----- Data under study

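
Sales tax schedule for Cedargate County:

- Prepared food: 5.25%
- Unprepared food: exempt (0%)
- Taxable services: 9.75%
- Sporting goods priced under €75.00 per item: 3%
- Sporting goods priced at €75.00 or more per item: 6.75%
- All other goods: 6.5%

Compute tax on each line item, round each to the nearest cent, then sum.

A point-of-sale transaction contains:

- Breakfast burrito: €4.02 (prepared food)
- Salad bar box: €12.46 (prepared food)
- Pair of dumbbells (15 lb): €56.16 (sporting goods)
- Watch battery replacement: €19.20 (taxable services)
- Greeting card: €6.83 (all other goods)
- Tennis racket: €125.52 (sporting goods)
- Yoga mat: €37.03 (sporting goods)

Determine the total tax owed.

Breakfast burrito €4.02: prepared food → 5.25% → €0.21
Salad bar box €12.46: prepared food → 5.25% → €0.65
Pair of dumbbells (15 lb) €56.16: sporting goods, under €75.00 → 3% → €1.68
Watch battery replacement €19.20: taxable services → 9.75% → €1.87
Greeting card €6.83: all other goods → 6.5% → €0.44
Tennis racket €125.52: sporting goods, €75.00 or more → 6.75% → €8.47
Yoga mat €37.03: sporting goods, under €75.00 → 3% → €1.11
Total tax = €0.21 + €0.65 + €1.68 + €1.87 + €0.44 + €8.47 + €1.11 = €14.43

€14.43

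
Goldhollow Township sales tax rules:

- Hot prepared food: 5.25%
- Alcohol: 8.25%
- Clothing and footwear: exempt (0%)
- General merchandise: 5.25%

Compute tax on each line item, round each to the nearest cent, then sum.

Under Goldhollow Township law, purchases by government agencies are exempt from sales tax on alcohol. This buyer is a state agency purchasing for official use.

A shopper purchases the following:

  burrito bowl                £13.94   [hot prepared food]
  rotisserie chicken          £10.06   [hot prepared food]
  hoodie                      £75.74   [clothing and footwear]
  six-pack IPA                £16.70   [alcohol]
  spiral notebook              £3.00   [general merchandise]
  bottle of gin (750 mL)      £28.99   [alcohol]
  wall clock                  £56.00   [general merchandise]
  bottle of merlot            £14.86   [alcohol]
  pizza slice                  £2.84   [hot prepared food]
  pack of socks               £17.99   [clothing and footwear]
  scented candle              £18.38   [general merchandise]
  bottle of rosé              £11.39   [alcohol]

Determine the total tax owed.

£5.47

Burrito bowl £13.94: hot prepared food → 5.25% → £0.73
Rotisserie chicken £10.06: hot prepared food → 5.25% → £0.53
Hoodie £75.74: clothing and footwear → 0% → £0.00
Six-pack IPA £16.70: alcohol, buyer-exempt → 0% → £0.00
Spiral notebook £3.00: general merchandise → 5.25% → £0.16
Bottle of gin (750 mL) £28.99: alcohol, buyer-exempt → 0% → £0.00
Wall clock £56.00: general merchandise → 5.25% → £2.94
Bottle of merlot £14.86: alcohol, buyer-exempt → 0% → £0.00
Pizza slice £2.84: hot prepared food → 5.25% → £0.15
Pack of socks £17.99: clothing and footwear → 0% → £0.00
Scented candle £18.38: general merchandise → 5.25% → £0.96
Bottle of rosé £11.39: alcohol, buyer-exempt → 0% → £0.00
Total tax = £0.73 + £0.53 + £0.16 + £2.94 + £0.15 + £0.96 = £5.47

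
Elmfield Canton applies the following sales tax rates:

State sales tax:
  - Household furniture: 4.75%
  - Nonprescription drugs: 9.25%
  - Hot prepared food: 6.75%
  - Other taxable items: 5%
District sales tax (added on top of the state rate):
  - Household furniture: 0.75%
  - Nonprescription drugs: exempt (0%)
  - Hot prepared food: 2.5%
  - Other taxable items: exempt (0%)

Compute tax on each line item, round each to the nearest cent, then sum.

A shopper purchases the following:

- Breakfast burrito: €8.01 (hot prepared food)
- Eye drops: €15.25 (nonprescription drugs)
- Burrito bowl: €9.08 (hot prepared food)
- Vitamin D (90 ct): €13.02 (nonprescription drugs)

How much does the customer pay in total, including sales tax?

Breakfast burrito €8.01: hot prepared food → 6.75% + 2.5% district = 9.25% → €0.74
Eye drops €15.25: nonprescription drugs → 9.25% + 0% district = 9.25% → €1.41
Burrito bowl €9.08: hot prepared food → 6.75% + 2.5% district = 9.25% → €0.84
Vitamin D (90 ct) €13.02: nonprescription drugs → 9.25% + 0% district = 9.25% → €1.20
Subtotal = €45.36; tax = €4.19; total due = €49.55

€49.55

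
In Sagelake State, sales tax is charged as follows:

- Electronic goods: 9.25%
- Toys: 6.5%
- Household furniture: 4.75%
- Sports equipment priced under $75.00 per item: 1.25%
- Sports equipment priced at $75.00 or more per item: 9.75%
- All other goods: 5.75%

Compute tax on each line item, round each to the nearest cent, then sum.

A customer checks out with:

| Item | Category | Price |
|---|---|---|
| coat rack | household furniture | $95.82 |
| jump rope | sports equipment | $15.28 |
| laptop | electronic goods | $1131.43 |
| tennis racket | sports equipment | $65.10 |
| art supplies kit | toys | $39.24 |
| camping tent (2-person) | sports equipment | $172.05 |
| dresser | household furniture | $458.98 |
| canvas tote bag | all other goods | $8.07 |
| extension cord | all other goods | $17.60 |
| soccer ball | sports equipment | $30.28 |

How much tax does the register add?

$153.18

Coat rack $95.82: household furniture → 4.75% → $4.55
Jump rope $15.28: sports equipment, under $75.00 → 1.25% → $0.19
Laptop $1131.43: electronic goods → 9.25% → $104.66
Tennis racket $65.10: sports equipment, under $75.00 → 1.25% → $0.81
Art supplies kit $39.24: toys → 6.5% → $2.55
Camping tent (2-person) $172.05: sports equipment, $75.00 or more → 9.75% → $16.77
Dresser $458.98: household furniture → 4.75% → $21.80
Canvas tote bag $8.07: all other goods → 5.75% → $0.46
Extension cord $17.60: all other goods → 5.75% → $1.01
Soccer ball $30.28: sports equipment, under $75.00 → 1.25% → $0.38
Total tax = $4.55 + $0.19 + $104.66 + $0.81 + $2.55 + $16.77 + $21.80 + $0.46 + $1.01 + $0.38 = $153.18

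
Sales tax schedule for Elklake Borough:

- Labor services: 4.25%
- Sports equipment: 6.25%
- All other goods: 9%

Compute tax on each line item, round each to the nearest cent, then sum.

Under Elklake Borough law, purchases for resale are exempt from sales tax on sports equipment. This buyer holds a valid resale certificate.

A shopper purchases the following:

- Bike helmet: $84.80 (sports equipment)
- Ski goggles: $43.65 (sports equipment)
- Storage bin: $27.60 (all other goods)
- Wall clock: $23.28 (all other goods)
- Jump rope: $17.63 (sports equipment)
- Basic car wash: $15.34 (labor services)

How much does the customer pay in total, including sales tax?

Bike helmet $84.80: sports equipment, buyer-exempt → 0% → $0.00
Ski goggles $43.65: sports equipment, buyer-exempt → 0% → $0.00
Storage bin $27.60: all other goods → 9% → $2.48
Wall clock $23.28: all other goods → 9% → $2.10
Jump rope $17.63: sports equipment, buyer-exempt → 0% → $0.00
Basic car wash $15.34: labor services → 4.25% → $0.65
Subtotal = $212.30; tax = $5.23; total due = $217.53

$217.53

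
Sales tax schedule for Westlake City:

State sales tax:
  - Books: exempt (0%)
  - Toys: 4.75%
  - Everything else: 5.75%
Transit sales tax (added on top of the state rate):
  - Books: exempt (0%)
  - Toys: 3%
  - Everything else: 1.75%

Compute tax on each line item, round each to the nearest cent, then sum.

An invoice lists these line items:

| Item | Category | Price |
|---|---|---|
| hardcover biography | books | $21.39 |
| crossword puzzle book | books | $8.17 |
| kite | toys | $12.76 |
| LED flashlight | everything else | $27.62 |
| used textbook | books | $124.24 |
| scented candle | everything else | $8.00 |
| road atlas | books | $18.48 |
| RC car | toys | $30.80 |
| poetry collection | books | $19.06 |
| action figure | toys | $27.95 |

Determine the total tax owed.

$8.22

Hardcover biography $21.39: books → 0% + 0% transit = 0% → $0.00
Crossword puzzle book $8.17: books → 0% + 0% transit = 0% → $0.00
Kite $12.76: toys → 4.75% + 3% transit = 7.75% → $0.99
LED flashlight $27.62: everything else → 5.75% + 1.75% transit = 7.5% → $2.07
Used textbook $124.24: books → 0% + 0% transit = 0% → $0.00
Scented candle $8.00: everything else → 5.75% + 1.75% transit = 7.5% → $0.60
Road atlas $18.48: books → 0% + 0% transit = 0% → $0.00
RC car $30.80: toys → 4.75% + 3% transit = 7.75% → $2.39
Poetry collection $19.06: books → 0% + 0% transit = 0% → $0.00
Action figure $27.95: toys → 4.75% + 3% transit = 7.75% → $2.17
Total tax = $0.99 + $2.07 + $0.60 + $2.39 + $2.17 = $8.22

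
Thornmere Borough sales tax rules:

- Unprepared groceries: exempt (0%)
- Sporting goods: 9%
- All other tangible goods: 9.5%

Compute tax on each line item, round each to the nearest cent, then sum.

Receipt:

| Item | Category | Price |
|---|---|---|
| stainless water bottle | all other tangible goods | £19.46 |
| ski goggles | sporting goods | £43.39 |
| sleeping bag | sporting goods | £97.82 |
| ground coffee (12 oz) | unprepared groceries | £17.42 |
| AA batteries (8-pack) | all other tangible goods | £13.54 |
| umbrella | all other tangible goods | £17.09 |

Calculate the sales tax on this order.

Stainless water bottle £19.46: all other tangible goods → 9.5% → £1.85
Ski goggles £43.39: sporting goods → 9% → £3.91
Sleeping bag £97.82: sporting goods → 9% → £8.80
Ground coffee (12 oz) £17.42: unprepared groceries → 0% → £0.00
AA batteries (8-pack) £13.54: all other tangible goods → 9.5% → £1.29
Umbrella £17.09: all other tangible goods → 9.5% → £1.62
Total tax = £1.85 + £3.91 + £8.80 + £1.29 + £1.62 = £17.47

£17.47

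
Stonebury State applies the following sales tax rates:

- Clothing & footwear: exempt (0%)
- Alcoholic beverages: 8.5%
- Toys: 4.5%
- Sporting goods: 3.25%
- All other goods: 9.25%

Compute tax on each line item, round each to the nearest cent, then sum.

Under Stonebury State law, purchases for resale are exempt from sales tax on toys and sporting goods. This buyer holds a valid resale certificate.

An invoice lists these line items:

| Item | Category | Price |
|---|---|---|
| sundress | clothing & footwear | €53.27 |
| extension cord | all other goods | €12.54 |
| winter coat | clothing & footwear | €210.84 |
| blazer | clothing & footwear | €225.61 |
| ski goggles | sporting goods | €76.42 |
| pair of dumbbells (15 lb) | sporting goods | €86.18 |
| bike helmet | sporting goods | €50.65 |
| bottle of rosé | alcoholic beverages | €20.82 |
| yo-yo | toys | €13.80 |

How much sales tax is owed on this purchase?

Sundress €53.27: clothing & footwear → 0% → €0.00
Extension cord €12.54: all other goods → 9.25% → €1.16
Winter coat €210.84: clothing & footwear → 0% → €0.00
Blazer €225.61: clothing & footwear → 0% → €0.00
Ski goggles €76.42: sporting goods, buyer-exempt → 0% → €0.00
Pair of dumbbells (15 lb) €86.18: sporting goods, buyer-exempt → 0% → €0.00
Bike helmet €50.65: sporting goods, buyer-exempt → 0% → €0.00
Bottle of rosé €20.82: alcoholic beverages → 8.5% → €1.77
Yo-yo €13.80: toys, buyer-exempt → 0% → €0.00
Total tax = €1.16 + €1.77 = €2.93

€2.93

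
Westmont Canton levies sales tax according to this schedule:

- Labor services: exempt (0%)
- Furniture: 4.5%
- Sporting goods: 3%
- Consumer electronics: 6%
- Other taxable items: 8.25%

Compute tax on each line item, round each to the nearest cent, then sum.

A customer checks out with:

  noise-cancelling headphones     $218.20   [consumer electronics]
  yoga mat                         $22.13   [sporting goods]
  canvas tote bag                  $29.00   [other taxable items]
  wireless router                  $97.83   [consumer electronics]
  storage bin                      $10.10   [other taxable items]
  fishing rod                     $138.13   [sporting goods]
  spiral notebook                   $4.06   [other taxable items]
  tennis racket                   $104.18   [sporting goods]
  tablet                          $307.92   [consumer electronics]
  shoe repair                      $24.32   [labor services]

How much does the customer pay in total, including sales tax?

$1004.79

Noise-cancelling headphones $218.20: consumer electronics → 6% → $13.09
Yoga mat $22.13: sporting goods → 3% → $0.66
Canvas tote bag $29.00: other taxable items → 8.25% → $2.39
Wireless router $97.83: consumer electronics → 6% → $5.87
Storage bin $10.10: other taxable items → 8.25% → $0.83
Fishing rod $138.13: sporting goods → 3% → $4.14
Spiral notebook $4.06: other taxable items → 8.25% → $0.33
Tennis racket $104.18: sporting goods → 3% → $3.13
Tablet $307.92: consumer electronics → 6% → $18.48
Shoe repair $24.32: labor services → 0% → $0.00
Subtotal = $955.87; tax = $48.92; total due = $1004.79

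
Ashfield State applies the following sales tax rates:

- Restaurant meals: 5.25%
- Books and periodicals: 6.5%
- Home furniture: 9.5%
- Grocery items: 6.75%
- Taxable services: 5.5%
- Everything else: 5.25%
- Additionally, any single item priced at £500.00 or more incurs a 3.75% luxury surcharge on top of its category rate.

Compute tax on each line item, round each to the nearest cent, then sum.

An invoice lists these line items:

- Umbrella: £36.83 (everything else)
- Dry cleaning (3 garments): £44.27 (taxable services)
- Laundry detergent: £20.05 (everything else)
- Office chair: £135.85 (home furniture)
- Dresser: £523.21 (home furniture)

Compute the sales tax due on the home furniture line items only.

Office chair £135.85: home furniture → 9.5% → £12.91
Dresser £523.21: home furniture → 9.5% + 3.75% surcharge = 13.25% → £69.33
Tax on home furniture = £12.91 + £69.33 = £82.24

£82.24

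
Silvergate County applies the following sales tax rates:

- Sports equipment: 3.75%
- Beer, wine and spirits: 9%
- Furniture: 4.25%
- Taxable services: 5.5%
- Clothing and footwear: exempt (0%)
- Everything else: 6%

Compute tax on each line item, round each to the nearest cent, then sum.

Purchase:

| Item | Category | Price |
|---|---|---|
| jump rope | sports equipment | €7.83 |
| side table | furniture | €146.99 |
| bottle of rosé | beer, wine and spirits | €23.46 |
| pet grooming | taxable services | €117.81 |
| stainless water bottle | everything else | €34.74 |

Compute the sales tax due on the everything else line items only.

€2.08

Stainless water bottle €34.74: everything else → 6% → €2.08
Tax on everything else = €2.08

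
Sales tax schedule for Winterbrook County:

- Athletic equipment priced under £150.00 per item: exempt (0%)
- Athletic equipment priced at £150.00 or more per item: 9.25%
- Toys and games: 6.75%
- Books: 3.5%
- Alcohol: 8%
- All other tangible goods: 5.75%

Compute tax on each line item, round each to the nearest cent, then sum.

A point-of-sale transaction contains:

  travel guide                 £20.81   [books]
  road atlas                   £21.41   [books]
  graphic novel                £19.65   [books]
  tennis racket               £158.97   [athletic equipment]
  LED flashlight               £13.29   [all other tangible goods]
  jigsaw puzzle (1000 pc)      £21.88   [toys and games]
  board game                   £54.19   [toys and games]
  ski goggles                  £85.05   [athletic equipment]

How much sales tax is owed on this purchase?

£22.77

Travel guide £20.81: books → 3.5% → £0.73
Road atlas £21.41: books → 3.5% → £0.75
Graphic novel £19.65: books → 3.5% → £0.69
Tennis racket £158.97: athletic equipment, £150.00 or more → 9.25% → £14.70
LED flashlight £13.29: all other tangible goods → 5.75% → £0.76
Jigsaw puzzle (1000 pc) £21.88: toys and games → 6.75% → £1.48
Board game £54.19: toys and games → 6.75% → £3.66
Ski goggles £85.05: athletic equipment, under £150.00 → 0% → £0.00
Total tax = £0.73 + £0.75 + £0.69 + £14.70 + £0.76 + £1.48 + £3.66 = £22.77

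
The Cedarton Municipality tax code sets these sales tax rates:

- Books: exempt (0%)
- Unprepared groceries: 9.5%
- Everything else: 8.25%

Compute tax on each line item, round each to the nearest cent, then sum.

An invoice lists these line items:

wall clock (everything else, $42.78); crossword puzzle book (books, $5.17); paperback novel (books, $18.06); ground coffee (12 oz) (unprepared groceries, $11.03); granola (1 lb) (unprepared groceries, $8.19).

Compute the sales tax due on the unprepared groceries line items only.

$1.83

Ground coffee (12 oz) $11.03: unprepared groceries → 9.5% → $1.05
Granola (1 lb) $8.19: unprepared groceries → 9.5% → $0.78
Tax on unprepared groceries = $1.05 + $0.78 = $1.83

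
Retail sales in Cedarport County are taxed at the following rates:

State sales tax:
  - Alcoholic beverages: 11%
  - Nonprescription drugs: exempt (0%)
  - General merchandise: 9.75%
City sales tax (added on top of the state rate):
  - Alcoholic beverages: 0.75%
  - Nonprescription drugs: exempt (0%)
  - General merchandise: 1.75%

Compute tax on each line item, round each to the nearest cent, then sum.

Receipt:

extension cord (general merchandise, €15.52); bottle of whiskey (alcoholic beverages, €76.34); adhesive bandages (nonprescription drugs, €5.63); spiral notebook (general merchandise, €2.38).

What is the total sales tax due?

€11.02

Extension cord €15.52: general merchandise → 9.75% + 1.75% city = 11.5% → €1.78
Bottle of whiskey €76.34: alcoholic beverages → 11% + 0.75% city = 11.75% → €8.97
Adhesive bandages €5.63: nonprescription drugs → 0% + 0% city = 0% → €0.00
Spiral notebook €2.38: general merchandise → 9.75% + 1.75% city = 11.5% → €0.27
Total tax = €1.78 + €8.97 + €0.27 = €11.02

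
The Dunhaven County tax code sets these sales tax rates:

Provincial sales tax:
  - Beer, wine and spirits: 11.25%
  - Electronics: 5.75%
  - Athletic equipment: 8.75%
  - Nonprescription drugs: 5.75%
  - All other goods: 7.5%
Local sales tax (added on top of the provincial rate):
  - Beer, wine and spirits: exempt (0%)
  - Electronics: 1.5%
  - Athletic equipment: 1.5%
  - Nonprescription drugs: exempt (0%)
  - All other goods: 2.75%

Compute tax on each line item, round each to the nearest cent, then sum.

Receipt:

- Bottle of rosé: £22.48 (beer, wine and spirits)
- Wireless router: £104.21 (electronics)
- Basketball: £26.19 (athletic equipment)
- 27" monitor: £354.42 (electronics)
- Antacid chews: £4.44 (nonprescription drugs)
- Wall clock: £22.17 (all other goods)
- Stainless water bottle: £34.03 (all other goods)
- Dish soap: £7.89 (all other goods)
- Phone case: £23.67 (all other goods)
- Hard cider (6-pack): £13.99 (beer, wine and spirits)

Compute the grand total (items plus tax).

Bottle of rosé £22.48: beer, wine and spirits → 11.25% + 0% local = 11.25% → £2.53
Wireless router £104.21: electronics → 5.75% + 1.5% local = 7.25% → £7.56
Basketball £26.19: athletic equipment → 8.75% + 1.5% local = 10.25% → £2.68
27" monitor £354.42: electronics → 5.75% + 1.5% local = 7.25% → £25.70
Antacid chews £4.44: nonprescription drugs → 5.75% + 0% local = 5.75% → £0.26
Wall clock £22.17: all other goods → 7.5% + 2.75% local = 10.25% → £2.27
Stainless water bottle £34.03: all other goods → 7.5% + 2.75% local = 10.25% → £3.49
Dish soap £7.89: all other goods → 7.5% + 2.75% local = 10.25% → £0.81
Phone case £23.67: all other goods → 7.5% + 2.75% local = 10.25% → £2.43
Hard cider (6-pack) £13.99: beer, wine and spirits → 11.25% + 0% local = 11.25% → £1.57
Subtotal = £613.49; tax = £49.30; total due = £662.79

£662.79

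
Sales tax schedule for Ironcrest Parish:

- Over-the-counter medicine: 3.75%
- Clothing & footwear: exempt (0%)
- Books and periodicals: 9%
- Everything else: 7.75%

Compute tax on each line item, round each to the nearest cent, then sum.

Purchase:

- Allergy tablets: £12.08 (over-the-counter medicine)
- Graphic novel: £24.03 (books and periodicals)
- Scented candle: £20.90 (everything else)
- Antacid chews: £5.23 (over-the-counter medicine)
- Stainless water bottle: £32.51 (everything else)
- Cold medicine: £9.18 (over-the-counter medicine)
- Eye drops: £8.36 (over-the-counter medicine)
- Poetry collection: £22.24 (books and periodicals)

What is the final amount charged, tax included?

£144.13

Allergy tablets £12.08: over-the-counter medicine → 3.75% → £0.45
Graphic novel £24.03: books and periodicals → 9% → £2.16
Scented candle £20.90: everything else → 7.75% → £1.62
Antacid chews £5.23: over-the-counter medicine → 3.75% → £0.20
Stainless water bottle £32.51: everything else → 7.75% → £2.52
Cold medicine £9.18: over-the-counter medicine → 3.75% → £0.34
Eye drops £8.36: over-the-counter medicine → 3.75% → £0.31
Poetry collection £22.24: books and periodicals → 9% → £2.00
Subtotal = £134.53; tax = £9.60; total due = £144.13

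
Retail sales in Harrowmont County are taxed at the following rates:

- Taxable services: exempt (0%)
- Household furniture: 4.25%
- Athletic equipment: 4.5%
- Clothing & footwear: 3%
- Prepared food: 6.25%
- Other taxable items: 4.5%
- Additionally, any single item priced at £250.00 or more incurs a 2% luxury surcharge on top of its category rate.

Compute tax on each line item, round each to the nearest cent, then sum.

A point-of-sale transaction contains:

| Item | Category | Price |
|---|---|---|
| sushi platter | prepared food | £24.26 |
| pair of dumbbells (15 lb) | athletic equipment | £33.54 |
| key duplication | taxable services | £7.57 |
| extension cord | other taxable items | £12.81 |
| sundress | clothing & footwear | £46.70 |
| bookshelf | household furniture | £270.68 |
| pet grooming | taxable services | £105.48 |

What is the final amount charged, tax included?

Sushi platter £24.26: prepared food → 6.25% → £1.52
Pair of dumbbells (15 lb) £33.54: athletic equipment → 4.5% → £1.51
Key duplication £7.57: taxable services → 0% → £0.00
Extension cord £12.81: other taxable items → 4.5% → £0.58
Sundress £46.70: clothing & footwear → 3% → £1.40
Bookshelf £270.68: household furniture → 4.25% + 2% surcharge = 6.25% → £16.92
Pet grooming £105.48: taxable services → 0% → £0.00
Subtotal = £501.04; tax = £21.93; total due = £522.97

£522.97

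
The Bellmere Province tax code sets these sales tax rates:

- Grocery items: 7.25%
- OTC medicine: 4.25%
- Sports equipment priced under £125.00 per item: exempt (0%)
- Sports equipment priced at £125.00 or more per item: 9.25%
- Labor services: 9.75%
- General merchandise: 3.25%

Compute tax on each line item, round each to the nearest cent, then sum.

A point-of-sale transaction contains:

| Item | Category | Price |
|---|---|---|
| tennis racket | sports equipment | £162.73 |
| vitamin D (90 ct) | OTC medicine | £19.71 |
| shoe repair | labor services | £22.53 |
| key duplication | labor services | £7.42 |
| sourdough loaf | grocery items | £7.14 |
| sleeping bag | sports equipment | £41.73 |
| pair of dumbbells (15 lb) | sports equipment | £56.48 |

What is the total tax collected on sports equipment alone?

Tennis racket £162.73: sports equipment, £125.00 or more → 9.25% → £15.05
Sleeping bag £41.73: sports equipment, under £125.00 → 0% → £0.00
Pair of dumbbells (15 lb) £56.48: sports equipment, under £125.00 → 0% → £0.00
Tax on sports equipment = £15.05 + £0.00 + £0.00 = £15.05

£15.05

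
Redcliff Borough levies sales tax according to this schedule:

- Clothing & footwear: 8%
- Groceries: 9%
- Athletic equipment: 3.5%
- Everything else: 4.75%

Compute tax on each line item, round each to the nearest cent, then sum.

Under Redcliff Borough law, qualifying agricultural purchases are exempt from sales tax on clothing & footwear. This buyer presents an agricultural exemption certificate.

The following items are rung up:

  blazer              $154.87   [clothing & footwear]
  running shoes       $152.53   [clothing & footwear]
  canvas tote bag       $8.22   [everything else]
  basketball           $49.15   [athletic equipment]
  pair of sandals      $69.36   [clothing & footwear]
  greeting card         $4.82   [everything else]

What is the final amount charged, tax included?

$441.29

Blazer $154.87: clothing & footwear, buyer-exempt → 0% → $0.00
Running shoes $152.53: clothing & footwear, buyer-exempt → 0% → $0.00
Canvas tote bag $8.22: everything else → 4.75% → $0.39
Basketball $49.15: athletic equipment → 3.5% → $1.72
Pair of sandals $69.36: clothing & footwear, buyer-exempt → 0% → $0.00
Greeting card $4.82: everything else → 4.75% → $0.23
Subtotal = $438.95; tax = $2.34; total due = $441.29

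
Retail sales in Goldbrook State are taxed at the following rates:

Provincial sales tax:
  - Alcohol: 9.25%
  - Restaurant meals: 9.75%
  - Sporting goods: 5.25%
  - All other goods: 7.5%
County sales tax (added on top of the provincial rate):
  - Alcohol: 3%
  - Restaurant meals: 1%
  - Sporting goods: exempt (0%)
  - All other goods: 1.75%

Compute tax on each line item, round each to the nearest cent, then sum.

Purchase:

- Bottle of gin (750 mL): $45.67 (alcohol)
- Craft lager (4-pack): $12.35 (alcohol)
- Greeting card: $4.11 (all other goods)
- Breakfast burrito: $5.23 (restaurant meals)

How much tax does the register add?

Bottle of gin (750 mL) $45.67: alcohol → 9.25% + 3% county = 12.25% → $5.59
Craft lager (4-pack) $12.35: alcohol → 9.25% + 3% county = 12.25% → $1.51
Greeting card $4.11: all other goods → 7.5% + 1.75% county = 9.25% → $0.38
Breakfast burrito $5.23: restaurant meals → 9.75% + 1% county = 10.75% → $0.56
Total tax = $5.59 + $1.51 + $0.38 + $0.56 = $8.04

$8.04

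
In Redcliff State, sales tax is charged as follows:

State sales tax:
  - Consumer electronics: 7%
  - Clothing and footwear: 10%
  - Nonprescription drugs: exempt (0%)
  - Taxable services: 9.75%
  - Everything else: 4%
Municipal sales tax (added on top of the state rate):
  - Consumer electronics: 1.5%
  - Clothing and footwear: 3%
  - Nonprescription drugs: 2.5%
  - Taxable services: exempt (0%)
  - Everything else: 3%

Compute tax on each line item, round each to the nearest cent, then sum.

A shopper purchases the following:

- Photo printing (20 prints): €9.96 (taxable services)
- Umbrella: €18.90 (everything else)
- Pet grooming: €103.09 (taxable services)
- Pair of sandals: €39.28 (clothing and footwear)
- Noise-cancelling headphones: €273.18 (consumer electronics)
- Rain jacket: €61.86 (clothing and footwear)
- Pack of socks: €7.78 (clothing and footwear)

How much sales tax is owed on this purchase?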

----------

Directions:
Above are the entries. Output exactly the lines beginning with the line that has "Retail sales in Harrowmont" and ending with the line that has "equipment | £56.48 |".

Result for this exercise:
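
Retail sales in Harrowmont County are taxed at the following rates:

- Taxable services: exempt (0%)
- Household furniture: 4.25%
- Athletic equipment: 4.5%
- Clothing & footwear: 3%
- Prepared food: 6.25%
- Other taxable items: 4.5%
- Additionally, any single item priced at £250.00 or more incurs a 2% luxury surcharge on top of its category rate.

Compute tax on each line item, round each to the nearest cent, then sum.

A point-of-sale transaction contains:

| Item | Category | Price |
|---|---|---|
| sushi platter | prepared food | £24.26 |
| pair of dumbbells (15 lb) | athletic equipment | £33.54 |
| key duplication | taxable services | £7.57 |
| extension cord | other taxable items | £12.81 |
| sundress | clothing & footwear | £46.70 |
| bookshelf | household furniture | £270.68 |
| pet grooming | taxable services | £105.48 |

What is the final amount charged, tax included?

Sushi platter £24.26: prepared food → 6.25% → £1.52
Pair of dumbbells (15 lb) £33.54: athletic equipment → 4.5% → £1.51
Key duplication £7.57: taxable services → 0% → £0.00
Extension cord £12.81: other taxable items → 4.5% → £0.58
Sundress £46.70: clothing & footwear → 3% → £1.40
Bookshelf £270.68: household furniture → 4.25% + 2% surcharge = 6.25% → £16.92
Pet grooming £105.48: taxable services → 0% → £0.00
Subtotal = £501.04; tax = £21.93; total due = £522.97

£522.97

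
The Bellmere Province tax code sets these sales tax rates:

- Grocery items: 7.25%
- OTC medicine: 4.25%
- Sports equipment priced under £125.00 per item: exempt (0%)
- Sports equipment priced at £125.00 or more per item: 9.25%
- Labor services: 9.75%
- General merchandise: 3.25%

Compute tax on each line item, round each to the nearest cent, then sum.

A point-of-sale transaction contains:

| Item | Category | Price |
|---|---|---|
| tennis racket | sports equipment | £162.73 |
| vitamin D (90 ct) | OTC medicine | £19.71 |
| shoe repair | labor services | £22.53 |
| key duplication | labor services | £7.42 |
| sourdough loaf | grocery items | £7.14 |
| sleeping bag | sports equipment | £41.73 |
| pair of dumbbells (15 lb) | sports equipment | £56.48 |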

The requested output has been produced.